*** Data to examine ***

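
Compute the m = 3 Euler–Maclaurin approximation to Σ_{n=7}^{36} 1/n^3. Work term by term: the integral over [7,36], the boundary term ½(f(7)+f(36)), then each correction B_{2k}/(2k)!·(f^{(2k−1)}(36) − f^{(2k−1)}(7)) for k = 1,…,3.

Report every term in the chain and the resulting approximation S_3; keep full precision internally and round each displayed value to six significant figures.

S_3 ≈ 0.0113900

The integral term ∫_7^36 1/x^3 dx = 0.00981828.
½[f(7) + f(36)] = ½[0.00291545 + 2.14335e-05] = 0.00146844.
So far: 0.0112867.
Order-1 term: 1/12 · (-1.78612e-06 − (-0.00124948)) = 0.000103974.
After k=1: 0.0113907.
Order-2 term: −1/720 · (-2.75636e-08 − (-0.000509992)) = -7.08283e-07.
After k=2: 0.0113900.
Order-3 term: 1/30240 · (-8.93265e-10 − (-0.000437136)) = 1.44555e-08.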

*** End of Data to examine ***

Goal of the exercise:
Keep every word intact and transcribe the records in full.

Answer to this task:
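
Compute the m = 3 Euler–Maclaurin approximation to Σ_{n=7}^{36} 1/n^3. Work term by term: the integral over [7,36], the boundary term ½(f(7)+f(36)), then each correction B_{2k}/(2k)!·(f^{(2k−1)}(36) − f^{(2k−1)}(7)) for k = 1,…,3.

Report every term in the chain and the resulting approximation S_3; keep full precision internally and round each displayed value to six significant figures.

S_3 ≈ 0.0113900

The integral term ∫_7^36 1/x^3 dx = 0.00981828.
½[f(7) + f(36)] = ½[0.00291545 + 2.14335e-05] = 0.00146844.
So far: 0.0112867.
Order-1 term: 1/12 · (-1.78612e-06 − (-0.00124948)) = 0.000103974.
After k=1: 0.0113907.
Order-2 term: −1/720 · (-2.75636e-08 − (-0.000509992)) = -7.08283e-07.
After k=2: 0.0113900.
Order-3 term: 1/30240 · (-8.93265e-10 − (-0.000437136)) = 1.44555e-08.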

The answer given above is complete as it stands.